(Saved data entries)
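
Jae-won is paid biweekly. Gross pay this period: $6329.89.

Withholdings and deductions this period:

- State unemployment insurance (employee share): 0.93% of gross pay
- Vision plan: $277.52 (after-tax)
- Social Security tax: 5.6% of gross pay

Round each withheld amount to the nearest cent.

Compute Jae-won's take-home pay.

$5639.03

Social Security tax: $6329.89 × 0.056 = $354.47
State unemployment insurance (employee share): $6329.89 × 0.0093 = $58.87
Vision plan: $277.52
Total deductions = $354.47 + $58.87 + $277.52 = $690.86
Net pay = $6329.89 − $690.86 = $5639.03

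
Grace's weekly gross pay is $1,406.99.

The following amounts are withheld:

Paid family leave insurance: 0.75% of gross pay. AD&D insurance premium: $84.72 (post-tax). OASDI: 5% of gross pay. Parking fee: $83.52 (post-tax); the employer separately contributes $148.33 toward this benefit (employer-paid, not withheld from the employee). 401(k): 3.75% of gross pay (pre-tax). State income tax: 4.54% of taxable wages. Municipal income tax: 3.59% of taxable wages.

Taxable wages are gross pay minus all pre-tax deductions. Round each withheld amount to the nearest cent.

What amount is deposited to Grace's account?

401(k): $1,406.99 × 0.0375 = $52.76
Taxable wages = $1,406.99 − $52.76 = $1,354.23
State income tax: $1,354.23 × 0.0454 = $61.48
Municipal income tax: $1,354.23 × 0.0359 = $48.62
OASDI: $1,406.99 × 0.05 = $70.35
Paid family leave insurance: $1,406.99 × 0.0075 = $10.55
Parking fee: $83.52
AD&D insurance premium: $84.72
(Employer's $148.33 toward parking fee is not withheld from the employee.)
Total deductions = $52.76 + $61.48 + $48.62 + $70.35 + $10.55 + $83.52 + $84.72 = $412.00
Net pay = $1,406.99 − $412.00 = $994.99

$994.99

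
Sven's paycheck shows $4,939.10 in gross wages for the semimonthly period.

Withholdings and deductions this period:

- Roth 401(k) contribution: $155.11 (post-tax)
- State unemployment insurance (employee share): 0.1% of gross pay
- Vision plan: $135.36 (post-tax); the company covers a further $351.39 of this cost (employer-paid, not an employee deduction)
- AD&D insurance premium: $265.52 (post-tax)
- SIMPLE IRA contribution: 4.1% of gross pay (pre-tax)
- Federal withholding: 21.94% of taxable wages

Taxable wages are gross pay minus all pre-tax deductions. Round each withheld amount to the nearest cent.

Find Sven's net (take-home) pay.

SIMPLE IRA contribution: $4,939.10 × 0.041 = $202.50
Taxable wages = $4,939.10 − $202.50 = $4,736.60
Federal withholding: $4,736.60 × 0.2194 = $1,039.21
State unemployment insurance (employee share): $4,939.10 × 0.001 = $4.94
Roth 401(k) contribution: $155.11
AD&D insurance premium: $265.52
Vision plan: $135.36
(Employer's $351.39 toward vision plan is not withheld from the employee.)
Total deductions = $202.50 + $1,039.21 + $4.94 + $155.11 + $265.52 + $135.36 = $1,802.64
Net pay = $4,939.10 − $1,802.64 = $3,136.46

$3,136.46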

**Exercise requirements:** Word for word, restate each of the records above.

**Answer section:**
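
Jae-won is paid biweekly. Gross pay this period: $6329.89.

Withholdings and deductions this period:

- State unemployment insurance (employee share): 0.93% of gross pay
- Vision plan: $277.52 (after-tax)
- Social Security tax: 5.6% of gross pay

Round each withheld amount to the nearest cent.

Compute Jae-won's take-home pay.

$5639.03

Social Security tax: $6329.89 × 0.056 = $354.47
State unemployment insurance (employee share): $6329.89 × 0.0093 = $58.87
Vision plan: $277.52
Total deductions = $354.47 + $58.87 + $277.52 = $690.86
Net pay = $6329.89 − $690.86 = $5639.03

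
Grace's weekly gross pay is $1,406.99.

The following amounts are withheld:

Paid family leave insurance: 0.75% of gross pay. AD&D insurance premium: $84.72 (post-tax). OASDI: 5% of gross pay. Parking fee: $83.52 (post-tax); the employer separately contributes $148.33 toward this benefit (employer-paid, not withheld from the employee). 401(k): 3.75% of gross pay (pre-tax). State income tax: 4.54% of taxable wages. Municipal income tax: 3.59% of taxable wages.

Taxable wages are gross pay minus all pre-tax deductions. Round each withheld amount to the nearest cent.

What amount is deposited to Grace's account?

401(k): $1,406.99 × 0.0375 = $52.76
Taxable wages = $1,406.99 − $52.76 = $1,354.23
State income tax: $1,354.23 × 0.0454 = $61.48
Municipal income tax: $1,354.23 × 0.0359 = $48.62
OASDI: $1,406.99 × 0.05 = $70.35
Paid family leave insurance: $1,406.99 × 0.0075 = $10.55
Parking fee: $83.52
AD&D insurance premium: $84.72
(Employer's $148.33 toward parking fee is not withheld from the employee.)
Total deductions = $52.76 + $61.48 + $48.62 + $70.35 + $10.55 + $83.52 + $84.72 = $412.00
Net pay = $1,406.99 − $412.00 = $994.99

$994.99

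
Sven's paycheck shows $4,939.10 in gross wages for the semimonthly period.

Withholdings and deductions this period:

- Roth 401(k) contribution: $155.11 (post-tax)
- State unemployment insurance (employee share): 0.1% of gross pay
- Vision plan: $135.36 (post-tax); the company covers a further $351.39 of this cost (employer-paid, not an employee deduction)
- AD&D insurance premium: $265.52 (post-tax)
- SIMPLE IRA contribution: 4.1% of gross pay (pre-tax)
- Federal withholding: 21.94% of taxable wages

Taxable wages are gross pay minus all pre-tax deductions. Round each withheld amount to the nearest cent.

Find Sven's net (take-home) pay.

SIMPLE IRA contribution: $4,939.10 × 0.041 = $202.50
Taxable wages = $4,939.10 − $202.50 = $4,736.60
Federal withholding: $4,736.60 × 0.2194 = $1,039.21
State unemployment insurance (employee share): $4,939.10 × 0.001 = $4.94
Roth 401(k) contribution: $155.11
AD&D insurance premium: $265.52
Vision plan: $135.36
(Employer's $351.39 toward vision plan is not withheld from the employee.)
Total deductions = $202.50 + $1,039.21 + $4.94 + $155.11 + $265.52 + $135.36 = $1,802.64
Net pay = $4,939.10 − $1,802.64 = $3,136.46

$3,136.46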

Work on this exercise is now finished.